Task: Return every line of the data below that includes the string "regex".

[Stored data entries]
_ _ _ _

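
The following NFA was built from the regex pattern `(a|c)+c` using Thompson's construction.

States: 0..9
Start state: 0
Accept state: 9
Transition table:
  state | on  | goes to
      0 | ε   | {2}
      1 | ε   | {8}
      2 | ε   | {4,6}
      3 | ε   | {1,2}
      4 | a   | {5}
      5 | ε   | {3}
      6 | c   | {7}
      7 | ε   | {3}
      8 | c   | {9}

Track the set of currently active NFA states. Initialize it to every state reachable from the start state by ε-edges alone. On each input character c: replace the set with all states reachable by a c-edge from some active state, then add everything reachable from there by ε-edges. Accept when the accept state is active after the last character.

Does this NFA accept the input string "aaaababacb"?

S₀ = ε-closure({0}) = {0,2,4,6}
'a' @ 1: {1,2,3,4,5,6,8}
'a' @ 2: {1,2,3,4,5,6,8}
'a' @ 3: {1,2,3,4,5,6,8}
'a' @ 4: {1,2,3,4,5,6,8}
'b' @ 5: {}  — no active states
rest 'abacb' ignored (set empty)
end set {} — state 9 not in

Answer: REJECT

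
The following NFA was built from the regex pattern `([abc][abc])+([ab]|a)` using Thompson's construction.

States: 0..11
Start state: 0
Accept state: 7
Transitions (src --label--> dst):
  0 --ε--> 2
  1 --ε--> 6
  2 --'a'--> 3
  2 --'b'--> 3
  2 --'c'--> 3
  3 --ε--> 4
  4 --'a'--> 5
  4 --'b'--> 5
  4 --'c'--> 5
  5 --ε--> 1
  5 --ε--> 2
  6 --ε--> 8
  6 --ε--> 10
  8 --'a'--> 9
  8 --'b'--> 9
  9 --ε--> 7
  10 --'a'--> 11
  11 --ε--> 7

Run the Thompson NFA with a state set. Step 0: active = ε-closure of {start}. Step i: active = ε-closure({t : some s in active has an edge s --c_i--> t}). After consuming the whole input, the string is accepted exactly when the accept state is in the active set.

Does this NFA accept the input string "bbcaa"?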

_ _ _ _

Response below:
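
The following NFA was built from the regex pattern `(a|c)+c` using Thompson's construction.
The following NFA was built from the regex pattern `([abc][abc])+([ab]|a)` using Thompson's construction.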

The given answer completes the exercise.